• _TASK TO COMPLETE_: Write out all the data again, exactly as shown.

═════ INFORMATION SHOWN ═════

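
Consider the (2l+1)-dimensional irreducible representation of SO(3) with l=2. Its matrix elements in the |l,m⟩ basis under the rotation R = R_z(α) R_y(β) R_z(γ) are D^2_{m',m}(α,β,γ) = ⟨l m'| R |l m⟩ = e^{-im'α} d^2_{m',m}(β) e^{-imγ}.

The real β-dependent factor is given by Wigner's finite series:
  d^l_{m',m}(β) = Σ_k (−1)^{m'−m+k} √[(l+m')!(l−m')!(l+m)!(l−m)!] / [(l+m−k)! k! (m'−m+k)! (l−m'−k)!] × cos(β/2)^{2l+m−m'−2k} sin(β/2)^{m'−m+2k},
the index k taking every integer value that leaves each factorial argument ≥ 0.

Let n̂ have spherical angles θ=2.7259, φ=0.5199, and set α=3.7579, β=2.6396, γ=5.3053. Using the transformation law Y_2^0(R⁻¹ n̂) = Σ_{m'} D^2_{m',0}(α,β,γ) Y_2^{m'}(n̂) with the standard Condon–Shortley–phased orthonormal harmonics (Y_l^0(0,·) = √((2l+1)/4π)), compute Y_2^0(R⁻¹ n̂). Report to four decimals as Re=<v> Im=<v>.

Re=0.0350 Im=0.0000

Need the full column D^2_{m',0} for m'=−2..2 at α=3.7579, β=2.6396, γ=5.3053.
cos(β/2)=0.248369, sin(β/2)=0.968665
d^2_{-2,0}: single k=2 term ⇒ +0.141781;  D = +0.047039+0.133751i
d^2_{-1,0}: k∈[1..2] ⇒ +0.036353 -0.552961 = -0.516608;  D = +0.421562+0.298613i
d^2_{0,0}: k∈[0..2] ⇒ +0.003805 -0.231528 +0.880431 = +0.652708;  D = +0.652708+0.000000i
d^2_{1,0}: k∈[0..1] ⇒ -0.036353 +0.552961 = +0.516608;  D = -0.421562+0.298613i
d^2_{2,0}: single k=0 term ⇒ +0.141781;  D = +0.047039-0.133751i
Y_2^{m'}(θ=2.7259,φ=0.5199) and Σ D·Y over m':
  (+0.0470+0.1338i)·(+0.0319-0.0543i)  (+0.4216+0.2986i)·(-0.2477+0.1418i)  (+0.6527+0.0000i)·(+0.4765+0.0000i)  (-0.4216+0.2986i)·(+0.2477+0.1418i)  (+0.0470-0.1338i)·(+0.0319+0.0543i)
Y_2^0(R⁻¹ n̂) = +0.035023-0.000000i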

═════

• _SOLUTION TO THIS TASK_:
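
Consider the (2l+1)-dimensional irreducible representation of SO(3) with l=2. Its matrix elements in the |l,m⟩ basis under the rotation R = R_z(α) R_y(β) R_z(γ) are D^2_{m',m}(α,β,γ) = ⟨l m'| R |l m⟩ = e^{-im'α} d^2_{m',m}(β) e^{-imγ}.

The real β-dependent factor is given by Wigner's finite series:
  d^l_{m',m}(β) = Σ_k (−1)^{m'−m+k} √[(l+m')!(l−m')!(l+m)!(l−m)!] / [(l+m−k)! k! (m'−m+k)! (l−m'−k)!] × cos(β/2)^{2l+m−m'−2k} sin(β/2)^{m'−m+2k},
the index k taking every integer value that leaves each factorial argument ≥ 0.

Let n̂ have spherical angles θ=2.7259, φ=0.5199, and set α=3.7579, β=2.6396, γ=5.3053. Using the transformation law Y_2^0(R⁻¹ n̂) = Σ_{m'} D^2_{m',0}(α,β,γ) Y_2^{m'}(n̂) with the standard Condon–Shortley–phased orthonormal harmonics (Y_l^0(0,·) = √((2l+1)/4π)), compute Y_2^0(R⁻¹ n̂). Report to four decimals as Re=<v> Im=<v>.

Re=0.0350 Im=0.0000

Need the full column D^2_{m',0} for m'=−2..2 at α=3.7579, β=2.6396, γ=5.3053.
cos(β/2)=0.248369, sin(β/2)=0.968665
d^2_{-2,0}: single k=2 term ⇒ +0.141781;  D = +0.047039+0.133751i
d^2_{-1,0}: k∈[1..2] ⇒ +0.036353 -0.552961 = -0.516608;  D = +0.421562+0.298613i
d^2_{0,0}: k∈[0..2] ⇒ +0.003805 -0.231528 +0.880431 = +0.652708;  D = +0.652708+0.000000i
d^2_{1,0}: k∈[0..1] ⇒ -0.036353 +0.552961 = +0.516608;  D = -0.421562+0.298613i
d^2_{2,0}: single k=0 term ⇒ +0.141781;  D = +0.047039-0.133751i
Y_2^{m'}(θ=2.7259,φ=0.5199) and Σ D·Y over m':
  (+0.0470+0.1338i)·(+0.0319-0.0543i)  (+0.4216+0.2986i)·(-0.2477+0.1418i)  (+0.6527+0.0000i)·(+0.4765+0.0000i)  (-0.4216+0.2986i)·(+0.2477+0.1418i)  (+0.0470-0.1338i)·(+0.0319+0.0543i)
Y_2^0(R⁻¹ n̂) = +0.035023-0.000000i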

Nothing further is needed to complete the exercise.